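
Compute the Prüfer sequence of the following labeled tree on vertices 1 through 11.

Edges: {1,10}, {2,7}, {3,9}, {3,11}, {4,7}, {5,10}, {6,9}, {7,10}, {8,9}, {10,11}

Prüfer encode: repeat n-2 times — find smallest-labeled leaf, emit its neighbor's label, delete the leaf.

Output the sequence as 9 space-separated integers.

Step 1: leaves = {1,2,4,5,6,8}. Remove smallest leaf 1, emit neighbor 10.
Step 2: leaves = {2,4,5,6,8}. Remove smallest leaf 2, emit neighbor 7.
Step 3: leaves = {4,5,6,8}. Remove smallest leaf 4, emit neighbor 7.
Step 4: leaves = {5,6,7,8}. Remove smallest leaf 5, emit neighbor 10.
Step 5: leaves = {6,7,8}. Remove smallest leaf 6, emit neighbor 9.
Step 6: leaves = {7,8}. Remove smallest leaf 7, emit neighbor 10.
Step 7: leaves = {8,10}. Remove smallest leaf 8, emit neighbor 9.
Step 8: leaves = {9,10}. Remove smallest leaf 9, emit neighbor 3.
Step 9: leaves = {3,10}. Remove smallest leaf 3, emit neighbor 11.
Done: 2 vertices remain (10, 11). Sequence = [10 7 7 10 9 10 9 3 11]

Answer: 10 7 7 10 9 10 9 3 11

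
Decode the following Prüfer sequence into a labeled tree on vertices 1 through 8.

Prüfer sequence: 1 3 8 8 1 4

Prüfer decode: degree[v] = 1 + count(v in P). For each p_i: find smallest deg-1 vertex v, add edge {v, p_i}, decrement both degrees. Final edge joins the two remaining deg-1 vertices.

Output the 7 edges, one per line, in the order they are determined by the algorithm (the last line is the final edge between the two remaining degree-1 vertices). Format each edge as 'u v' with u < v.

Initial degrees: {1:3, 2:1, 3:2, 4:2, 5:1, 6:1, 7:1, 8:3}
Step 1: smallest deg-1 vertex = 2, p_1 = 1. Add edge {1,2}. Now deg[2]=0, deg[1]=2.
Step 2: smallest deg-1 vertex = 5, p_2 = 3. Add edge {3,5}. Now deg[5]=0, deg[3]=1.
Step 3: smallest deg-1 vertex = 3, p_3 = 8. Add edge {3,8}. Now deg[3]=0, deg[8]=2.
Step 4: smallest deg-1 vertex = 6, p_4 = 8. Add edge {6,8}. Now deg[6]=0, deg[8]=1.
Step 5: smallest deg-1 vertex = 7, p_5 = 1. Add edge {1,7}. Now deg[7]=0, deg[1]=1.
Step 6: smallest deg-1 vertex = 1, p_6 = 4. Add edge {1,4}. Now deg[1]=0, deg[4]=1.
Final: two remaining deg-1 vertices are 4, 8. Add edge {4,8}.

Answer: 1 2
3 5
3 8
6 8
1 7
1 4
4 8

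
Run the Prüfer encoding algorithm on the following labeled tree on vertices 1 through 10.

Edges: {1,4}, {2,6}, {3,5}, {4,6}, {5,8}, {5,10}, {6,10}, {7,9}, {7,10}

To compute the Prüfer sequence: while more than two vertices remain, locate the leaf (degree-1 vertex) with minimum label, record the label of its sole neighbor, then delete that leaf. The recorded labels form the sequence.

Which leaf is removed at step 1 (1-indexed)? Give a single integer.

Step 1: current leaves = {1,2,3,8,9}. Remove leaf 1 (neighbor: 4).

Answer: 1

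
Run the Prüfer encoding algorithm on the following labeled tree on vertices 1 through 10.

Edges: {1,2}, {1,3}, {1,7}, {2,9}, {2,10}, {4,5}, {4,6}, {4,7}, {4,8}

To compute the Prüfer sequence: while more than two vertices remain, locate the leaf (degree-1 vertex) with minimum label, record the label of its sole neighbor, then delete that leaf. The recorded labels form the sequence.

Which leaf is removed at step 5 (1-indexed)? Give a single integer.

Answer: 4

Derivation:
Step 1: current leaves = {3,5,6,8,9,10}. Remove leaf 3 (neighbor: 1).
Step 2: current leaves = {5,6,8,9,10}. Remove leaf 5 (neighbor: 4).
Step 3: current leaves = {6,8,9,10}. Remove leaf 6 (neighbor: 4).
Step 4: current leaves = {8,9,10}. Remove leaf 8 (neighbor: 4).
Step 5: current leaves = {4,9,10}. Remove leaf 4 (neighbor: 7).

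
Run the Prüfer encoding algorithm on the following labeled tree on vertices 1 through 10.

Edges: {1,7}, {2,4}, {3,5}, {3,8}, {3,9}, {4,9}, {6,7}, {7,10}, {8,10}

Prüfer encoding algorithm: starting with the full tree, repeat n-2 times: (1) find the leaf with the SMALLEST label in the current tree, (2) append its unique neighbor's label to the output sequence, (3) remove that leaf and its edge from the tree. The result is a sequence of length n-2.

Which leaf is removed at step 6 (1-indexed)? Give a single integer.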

=======

• _About this exercise_: Of the lines above, show those in which "repeat" appears.

• _Task result_:
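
Prüfer encode: repeat n-2 times — find smallest-labeled leaf, emit its neighbor's label, delete the leaf.
Prüfer encoding algorithm: starting with the full tree, repeat n-2 times: (1) find the leaf with the SMALLEST label in the current tree, (2) append its unique neighbor's label to the output sequence, (3) remove that leaf and its edge from the tree. The result is a sequence of length n-2.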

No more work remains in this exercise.